About this task: Nothing is needed except the lines below that run from the one with "An engineer is analysing a cast" through the one with "A pipeline made", repeated exactly.

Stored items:
--------------------------------------------------

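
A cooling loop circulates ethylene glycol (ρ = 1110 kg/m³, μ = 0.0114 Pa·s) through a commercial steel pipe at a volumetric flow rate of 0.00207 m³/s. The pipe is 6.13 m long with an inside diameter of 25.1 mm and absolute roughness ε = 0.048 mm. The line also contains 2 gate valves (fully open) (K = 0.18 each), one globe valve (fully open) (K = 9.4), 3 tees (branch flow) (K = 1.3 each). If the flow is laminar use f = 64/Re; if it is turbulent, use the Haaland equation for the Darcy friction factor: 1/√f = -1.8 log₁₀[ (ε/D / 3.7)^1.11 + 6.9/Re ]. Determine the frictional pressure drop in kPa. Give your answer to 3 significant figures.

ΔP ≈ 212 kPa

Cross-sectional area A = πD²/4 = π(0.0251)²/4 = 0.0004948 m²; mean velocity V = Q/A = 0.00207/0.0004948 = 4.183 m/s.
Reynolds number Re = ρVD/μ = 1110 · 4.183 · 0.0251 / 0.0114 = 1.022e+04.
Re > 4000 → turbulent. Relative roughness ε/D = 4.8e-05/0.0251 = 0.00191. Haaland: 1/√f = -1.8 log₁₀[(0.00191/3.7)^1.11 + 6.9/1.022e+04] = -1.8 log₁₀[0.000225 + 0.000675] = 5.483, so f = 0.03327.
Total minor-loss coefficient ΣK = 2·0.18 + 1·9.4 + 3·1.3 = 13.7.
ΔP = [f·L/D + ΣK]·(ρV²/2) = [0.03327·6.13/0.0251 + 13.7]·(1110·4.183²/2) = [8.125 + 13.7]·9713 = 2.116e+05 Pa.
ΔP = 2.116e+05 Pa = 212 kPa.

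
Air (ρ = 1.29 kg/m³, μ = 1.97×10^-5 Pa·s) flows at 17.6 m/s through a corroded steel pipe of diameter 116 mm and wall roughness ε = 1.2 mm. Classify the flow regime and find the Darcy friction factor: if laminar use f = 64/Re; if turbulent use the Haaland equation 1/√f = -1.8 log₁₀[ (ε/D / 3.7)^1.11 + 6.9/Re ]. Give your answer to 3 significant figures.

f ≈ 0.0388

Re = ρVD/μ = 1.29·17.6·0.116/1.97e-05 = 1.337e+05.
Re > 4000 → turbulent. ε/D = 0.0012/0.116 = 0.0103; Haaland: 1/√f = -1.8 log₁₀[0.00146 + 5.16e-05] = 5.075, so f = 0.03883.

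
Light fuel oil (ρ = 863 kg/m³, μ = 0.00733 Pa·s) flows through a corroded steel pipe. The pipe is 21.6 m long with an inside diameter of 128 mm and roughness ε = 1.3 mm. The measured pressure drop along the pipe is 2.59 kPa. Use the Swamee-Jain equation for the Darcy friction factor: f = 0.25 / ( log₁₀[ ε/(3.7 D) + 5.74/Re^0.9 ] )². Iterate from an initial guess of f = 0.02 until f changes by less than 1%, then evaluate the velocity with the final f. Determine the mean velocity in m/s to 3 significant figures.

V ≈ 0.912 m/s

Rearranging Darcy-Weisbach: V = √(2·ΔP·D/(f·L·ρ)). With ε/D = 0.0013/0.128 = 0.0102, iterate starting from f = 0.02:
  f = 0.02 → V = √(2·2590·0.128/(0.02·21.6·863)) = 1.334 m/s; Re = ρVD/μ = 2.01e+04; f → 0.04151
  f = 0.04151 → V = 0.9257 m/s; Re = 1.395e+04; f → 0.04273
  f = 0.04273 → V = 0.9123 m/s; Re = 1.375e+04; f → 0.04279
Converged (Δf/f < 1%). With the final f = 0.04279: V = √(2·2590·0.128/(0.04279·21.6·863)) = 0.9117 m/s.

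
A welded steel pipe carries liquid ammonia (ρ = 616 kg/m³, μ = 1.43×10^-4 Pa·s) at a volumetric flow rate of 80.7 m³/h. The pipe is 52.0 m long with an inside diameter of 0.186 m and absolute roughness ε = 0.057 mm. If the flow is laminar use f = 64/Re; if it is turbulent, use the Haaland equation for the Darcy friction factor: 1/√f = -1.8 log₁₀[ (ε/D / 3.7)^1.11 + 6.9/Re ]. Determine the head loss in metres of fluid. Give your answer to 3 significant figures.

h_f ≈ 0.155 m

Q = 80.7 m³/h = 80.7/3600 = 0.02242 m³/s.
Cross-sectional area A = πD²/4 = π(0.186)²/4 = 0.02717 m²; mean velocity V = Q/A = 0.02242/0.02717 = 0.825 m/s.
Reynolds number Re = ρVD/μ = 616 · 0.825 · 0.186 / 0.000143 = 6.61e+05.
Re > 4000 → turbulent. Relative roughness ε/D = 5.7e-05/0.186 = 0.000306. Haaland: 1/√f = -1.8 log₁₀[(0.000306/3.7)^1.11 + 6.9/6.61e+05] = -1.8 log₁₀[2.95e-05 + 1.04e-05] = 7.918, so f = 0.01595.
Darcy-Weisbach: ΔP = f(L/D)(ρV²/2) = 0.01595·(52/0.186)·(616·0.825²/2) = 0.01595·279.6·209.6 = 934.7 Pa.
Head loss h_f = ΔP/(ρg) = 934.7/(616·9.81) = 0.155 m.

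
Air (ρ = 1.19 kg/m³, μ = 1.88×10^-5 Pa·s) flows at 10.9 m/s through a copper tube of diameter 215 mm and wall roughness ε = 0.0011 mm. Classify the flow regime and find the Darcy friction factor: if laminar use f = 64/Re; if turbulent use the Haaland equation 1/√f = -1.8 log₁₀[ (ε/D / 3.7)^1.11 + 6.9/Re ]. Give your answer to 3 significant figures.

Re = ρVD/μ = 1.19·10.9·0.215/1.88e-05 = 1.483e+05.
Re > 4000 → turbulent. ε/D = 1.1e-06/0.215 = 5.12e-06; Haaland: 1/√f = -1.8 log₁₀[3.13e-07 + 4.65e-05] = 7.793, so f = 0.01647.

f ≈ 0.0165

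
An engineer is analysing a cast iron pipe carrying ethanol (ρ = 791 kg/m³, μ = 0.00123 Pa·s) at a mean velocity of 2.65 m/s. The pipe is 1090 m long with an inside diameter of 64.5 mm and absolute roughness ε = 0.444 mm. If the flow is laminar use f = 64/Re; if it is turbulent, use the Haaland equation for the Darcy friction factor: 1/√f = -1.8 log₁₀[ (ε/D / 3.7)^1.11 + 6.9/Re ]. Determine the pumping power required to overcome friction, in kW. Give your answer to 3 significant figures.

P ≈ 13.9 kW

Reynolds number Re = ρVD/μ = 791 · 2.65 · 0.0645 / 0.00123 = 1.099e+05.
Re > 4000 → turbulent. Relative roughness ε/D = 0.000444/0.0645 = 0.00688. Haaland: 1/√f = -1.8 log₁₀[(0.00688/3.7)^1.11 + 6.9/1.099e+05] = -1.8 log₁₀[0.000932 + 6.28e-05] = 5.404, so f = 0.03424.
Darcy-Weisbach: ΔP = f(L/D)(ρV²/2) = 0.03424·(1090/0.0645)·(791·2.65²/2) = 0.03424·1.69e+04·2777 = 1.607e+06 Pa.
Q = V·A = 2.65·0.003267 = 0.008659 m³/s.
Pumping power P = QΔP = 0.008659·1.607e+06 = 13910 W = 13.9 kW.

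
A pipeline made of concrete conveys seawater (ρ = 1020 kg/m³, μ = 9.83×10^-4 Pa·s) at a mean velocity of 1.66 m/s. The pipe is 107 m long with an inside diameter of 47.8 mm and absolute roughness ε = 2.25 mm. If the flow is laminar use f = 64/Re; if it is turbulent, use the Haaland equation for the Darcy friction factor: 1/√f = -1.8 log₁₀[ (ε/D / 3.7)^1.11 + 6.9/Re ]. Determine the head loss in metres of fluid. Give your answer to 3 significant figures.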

--------------------------------------------------

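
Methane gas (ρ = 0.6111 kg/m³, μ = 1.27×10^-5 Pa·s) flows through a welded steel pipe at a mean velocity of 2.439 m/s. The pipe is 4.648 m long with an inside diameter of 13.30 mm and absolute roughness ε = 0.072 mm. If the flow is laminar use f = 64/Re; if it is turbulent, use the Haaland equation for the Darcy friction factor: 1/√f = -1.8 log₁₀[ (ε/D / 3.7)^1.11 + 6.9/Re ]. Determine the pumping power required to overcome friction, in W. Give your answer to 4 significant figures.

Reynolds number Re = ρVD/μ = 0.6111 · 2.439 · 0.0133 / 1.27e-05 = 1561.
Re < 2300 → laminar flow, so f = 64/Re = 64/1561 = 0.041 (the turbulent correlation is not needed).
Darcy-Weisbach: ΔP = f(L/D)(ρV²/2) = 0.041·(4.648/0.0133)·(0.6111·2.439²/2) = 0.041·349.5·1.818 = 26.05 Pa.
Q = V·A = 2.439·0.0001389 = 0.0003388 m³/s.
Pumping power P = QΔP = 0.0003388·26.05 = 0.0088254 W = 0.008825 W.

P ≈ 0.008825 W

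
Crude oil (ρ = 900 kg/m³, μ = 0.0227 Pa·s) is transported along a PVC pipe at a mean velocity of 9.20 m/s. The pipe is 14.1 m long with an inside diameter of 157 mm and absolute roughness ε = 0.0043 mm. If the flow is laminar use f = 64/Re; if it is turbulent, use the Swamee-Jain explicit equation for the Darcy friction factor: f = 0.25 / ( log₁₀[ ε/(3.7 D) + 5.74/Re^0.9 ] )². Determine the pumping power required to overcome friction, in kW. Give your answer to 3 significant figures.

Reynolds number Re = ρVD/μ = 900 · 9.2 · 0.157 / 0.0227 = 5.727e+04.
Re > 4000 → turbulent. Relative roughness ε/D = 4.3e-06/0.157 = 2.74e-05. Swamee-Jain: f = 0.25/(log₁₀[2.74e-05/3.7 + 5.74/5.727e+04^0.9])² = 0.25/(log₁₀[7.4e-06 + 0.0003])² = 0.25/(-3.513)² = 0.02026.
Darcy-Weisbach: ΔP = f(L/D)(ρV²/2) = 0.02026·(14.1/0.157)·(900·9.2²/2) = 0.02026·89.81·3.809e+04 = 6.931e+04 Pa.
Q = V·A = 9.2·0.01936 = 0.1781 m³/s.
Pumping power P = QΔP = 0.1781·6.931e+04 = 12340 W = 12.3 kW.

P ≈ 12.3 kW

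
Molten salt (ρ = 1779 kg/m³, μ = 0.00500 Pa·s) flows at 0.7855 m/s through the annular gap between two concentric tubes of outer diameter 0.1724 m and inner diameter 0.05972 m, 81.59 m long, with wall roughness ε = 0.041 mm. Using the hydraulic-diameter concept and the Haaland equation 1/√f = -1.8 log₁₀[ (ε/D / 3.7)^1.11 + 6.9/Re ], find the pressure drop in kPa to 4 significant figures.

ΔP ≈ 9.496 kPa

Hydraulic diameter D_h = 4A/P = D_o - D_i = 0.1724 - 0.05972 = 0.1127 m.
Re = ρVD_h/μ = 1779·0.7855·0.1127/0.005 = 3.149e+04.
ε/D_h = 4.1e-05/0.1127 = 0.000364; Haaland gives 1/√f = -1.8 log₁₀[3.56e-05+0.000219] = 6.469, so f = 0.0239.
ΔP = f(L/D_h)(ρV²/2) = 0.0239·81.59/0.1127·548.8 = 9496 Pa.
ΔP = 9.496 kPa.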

--------------------------------------------------

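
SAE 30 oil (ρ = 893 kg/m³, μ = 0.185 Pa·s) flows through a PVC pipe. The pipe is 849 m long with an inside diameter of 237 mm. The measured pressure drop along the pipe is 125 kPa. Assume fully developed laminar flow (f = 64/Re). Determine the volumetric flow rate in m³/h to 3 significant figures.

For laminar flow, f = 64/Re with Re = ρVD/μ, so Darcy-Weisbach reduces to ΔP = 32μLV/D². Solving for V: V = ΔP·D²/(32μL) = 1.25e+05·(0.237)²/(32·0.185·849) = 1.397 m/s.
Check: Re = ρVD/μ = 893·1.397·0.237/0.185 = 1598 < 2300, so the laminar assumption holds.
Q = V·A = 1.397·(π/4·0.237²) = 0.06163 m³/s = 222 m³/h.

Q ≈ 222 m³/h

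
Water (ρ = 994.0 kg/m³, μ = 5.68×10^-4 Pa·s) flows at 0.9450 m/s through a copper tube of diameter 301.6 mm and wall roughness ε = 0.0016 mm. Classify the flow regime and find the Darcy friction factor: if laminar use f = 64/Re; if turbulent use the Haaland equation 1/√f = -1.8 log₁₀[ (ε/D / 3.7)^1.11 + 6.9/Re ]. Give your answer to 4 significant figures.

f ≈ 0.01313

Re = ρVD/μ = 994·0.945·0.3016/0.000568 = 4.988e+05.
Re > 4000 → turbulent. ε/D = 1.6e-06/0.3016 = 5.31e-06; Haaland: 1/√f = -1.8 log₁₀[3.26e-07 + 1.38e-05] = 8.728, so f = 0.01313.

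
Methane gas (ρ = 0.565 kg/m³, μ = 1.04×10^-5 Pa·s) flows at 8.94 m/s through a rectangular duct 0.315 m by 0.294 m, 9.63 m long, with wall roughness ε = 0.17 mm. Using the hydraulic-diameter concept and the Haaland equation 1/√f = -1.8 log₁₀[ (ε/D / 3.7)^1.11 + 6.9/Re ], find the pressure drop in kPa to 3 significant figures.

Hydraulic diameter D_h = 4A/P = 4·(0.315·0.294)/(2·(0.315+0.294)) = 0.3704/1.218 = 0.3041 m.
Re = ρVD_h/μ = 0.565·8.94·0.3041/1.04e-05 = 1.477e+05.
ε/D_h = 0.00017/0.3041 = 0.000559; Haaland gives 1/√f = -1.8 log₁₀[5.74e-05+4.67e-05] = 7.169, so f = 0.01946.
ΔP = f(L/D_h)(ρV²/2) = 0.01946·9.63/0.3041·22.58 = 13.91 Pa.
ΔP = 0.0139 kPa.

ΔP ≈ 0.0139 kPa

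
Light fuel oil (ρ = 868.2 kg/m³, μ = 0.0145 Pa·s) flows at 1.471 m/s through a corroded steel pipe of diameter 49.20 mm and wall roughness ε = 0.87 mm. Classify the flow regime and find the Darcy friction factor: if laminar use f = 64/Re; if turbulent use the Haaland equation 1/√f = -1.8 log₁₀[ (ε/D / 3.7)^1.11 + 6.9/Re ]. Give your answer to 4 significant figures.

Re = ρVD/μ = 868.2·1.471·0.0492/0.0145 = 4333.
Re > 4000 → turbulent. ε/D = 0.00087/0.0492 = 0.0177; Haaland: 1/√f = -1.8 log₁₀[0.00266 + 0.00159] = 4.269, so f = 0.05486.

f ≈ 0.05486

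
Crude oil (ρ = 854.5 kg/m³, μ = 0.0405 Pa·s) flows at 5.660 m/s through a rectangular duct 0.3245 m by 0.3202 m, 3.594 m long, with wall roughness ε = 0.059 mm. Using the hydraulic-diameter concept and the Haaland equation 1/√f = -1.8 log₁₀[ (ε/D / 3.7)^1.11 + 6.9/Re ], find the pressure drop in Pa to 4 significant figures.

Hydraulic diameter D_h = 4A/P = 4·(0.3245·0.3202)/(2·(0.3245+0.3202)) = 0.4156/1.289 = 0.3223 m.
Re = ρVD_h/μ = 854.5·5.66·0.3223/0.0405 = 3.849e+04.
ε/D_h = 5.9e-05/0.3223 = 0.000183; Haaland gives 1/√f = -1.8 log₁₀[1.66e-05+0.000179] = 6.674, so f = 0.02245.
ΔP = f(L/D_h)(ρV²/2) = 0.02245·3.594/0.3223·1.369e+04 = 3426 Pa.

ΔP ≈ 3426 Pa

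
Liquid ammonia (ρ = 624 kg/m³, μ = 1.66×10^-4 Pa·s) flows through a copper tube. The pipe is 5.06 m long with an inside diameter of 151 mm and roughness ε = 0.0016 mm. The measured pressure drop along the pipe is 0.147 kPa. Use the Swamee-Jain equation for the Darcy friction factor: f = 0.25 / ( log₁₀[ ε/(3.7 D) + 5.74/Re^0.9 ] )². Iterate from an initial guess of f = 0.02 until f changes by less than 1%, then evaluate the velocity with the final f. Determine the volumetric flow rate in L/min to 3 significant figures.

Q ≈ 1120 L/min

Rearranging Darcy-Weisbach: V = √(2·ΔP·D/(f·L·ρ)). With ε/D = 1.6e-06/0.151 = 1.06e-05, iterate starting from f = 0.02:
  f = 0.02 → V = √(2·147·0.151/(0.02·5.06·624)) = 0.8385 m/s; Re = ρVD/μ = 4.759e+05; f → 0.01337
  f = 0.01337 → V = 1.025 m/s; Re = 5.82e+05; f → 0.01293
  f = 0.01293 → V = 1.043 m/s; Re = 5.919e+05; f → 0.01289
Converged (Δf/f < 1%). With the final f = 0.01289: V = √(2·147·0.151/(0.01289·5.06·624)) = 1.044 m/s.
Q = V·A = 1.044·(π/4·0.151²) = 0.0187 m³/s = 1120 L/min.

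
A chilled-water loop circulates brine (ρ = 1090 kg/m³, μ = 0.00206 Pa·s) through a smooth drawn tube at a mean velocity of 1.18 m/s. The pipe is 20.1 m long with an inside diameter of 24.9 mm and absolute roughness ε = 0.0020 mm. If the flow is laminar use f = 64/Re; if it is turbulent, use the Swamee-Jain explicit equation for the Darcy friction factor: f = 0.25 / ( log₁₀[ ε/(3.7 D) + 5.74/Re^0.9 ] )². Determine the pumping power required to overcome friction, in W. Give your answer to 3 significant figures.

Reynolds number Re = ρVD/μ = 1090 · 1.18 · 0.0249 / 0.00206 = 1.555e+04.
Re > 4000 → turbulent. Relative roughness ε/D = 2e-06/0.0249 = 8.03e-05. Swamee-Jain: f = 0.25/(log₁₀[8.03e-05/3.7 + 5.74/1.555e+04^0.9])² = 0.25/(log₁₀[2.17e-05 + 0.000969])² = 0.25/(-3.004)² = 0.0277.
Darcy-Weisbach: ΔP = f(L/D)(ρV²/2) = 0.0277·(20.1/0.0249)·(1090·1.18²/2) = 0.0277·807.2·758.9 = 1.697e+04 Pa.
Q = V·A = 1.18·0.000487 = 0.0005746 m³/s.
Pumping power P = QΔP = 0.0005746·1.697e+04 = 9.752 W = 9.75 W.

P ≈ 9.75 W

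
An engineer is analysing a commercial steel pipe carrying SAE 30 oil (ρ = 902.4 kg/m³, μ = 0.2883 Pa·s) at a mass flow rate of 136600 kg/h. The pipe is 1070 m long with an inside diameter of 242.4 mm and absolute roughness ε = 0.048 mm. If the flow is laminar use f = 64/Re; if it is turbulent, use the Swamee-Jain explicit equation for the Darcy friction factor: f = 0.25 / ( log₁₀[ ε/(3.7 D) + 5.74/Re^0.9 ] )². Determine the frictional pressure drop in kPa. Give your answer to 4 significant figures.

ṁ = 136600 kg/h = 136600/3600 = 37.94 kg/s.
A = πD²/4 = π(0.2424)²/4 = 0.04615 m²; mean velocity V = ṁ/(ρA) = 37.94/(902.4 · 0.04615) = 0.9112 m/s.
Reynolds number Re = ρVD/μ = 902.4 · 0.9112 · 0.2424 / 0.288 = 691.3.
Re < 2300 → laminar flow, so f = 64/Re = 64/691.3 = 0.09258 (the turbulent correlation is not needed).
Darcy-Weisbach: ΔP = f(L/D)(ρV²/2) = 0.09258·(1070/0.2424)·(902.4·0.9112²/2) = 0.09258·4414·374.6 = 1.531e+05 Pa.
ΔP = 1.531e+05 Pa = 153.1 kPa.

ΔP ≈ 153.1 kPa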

--------------------------------------------------

Exercise solution:
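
An engineer is analysing a cast iron pipe carrying ethanol (ρ = 791 kg/m³, μ = 0.00123 Pa·s) at a mean velocity of 2.65 m/s. The pipe is 1090 m long with an inside diameter of 64.5 mm and absolute roughness ε = 0.444 mm. If the flow is laminar use f = 64/Re; if it is turbulent, use the Haaland equation for the Darcy friction factor: 1/√f = -1.8 log₁₀[ (ε/D / 3.7)^1.11 + 6.9/Re ]. Determine the pumping power required to overcome friction, in kW. Give your answer to 3 significant figures.

P ≈ 13.9 kW

Reynolds number Re = ρVD/μ = 791 · 2.65 · 0.0645 / 0.00123 = 1.099e+05.
Re > 4000 → turbulent. Relative roughness ε/D = 0.000444/0.0645 = 0.00688. Haaland: 1/√f = -1.8 log₁₀[(0.00688/3.7)^1.11 + 6.9/1.099e+05] = -1.8 log₁₀[0.000932 + 6.28e-05] = 5.404, so f = 0.03424.
Darcy-Weisbach: ΔP = f(L/D)(ρV²/2) = 0.03424·(1090/0.0645)·(791·2.65²/2) = 0.03424·1.69e+04·2777 = 1.607e+06 Pa.
Q = V·A = 2.65·0.003267 = 0.008659 m³/s.
Pumping power P = QΔP = 0.008659·1.607e+06 = 13910 W = 13.9 kW.

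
A pipeline made of concrete conveys seawater (ρ = 1020 kg/m³, μ = 9.83×10^-4 Pa·s) at a mean velocity of 1.66 m/s. The pipe is 107 m long with an inside diameter of 47.8 mm and absolute roughness ε = 2.25 mm. If the flow is laminar use f = 64/Re; if it is turbulent, use the Haaland equation for the Darcy friction factor: 1/√f = -1.8 log₁₀[ (ε/D / 3.7)^1.11 + 6.9/Re ]. Determine the head loss in metres of fluid. Give your answer to 3 significant figures.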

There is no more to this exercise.